## TASK GOAL
Would you please output the data exactly, omitting no line?

= = = = =

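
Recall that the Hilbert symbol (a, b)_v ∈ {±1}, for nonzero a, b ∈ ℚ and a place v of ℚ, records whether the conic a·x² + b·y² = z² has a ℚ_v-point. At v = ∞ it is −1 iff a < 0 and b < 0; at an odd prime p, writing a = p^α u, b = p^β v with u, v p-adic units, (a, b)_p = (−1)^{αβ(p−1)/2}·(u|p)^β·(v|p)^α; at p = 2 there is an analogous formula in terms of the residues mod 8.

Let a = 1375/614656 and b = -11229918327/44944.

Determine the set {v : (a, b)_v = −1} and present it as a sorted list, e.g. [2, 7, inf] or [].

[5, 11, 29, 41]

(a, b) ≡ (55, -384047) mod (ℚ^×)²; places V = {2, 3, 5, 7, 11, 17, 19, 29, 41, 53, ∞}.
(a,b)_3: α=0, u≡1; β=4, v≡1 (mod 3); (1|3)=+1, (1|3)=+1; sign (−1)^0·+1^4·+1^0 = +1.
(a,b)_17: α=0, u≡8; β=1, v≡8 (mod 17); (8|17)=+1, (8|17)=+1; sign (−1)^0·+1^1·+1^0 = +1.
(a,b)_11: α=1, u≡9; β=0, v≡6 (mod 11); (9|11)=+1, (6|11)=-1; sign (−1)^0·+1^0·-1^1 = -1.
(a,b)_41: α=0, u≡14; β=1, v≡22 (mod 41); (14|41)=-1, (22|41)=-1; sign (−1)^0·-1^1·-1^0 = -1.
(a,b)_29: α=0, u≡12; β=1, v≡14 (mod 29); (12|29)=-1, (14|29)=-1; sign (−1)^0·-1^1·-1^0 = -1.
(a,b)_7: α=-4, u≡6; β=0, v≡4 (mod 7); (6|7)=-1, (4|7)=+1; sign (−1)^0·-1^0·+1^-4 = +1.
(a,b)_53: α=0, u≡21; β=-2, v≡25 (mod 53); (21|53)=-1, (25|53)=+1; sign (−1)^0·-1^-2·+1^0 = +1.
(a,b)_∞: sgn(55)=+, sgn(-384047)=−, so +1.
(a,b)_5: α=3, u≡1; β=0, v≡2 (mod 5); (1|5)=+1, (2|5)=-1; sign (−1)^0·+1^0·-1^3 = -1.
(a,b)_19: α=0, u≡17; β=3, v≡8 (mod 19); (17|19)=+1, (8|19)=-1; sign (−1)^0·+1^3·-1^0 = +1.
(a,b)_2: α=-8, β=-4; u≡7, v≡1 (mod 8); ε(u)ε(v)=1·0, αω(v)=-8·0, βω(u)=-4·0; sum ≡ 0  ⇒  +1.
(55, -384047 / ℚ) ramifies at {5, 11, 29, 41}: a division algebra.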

= = = = =

## WRITTEN RESPONSE
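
Recall that the Hilbert symbol (a, b)_v ∈ {±1}, for nonzero a, b ∈ ℚ and a place v of ℚ, records whether the conic a·x² + b·y² = z² has a ℚ_v-point. At v = ∞ it is −1 iff a < 0 and b < 0; at an odd prime p, writing a = p^α u, b = p^β v with u, v p-adic units, (a, b)_p = (−1)^{αβ(p−1)/2}·(u|p)^β·(v|p)^α; at p = 2 there is an analogous formula in terms of the residues mod 8.

Let a = 1375/614656 and b = -11229918327/44944.

Determine the set {v : (a, b)_v = −1} and present it as a sorted list, e.g. [2, 7, inf] or [].

[5, 11, 29, 41]

(a, b) ≡ (55, -384047) mod (ℚ^×)²; places V = {2, 3, 5, 7, 11, 17, 19, 29, 41, 53, ∞}.
(a,b)_3: α=0, u≡1; β=4, v≡1 (mod 3); (1|3)=+1, (1|3)=+1; sign (−1)^0·+1^4·+1^0 = +1.
(a,b)_17: α=0, u≡8; β=1, v≡8 (mod 17); (8|17)=+1, (8|17)=+1; sign (−1)^0·+1^1·+1^0 = +1.
(a,b)_11: α=1, u≡9; β=0, v≡6 (mod 11); (9|11)=+1, (6|11)=-1; sign (−1)^0·+1^0·-1^1 = -1.
(a,b)_41: α=0, u≡14; β=1, v≡22 (mod 41); (14|41)=-1, (22|41)=-1; sign (−1)^0·-1^1·-1^0 = -1.
(a,b)_29: α=0, u≡12; β=1, v≡14 (mod 29); (12|29)=-1, (14|29)=-1; sign (−1)^0·-1^1·-1^0 = -1.
(a,b)_7: α=-4, u≡6; β=0, v≡4 (mod 7); (6|7)=-1, (4|7)=+1; sign (−1)^0·-1^0·+1^-4 = +1.
(a,b)_53: α=0, u≡21; β=-2, v≡25 (mod 53); (21|53)=-1, (25|53)=+1; sign (−1)^0·-1^-2·+1^0 = +1.
(a,b)_∞: sgn(55)=+, sgn(-384047)=−, so +1.
(a,b)_5: α=3, u≡1; β=0, v≡2 (mod 5); (1|5)=+1, (2|5)=-1; sign (−1)^0·+1^0·-1^3 = -1.
(a,b)_19: α=0, u≡17; β=3, v≡8 (mod 19); (17|19)=+1, (8|19)=-1; sign (−1)^0·+1^3·-1^0 = +1.
(a,b)_2: α=-8, β=-4; u≡7, v≡1 (mod 8); ε(u)ε(v)=1·0, αω(v)=-8·0, βω(u)=-4·0; sum ≡ 0  ⇒  +1.
(55, -384047 / ℚ) ramifies at {5, 11, 29, 41}: a division algebra.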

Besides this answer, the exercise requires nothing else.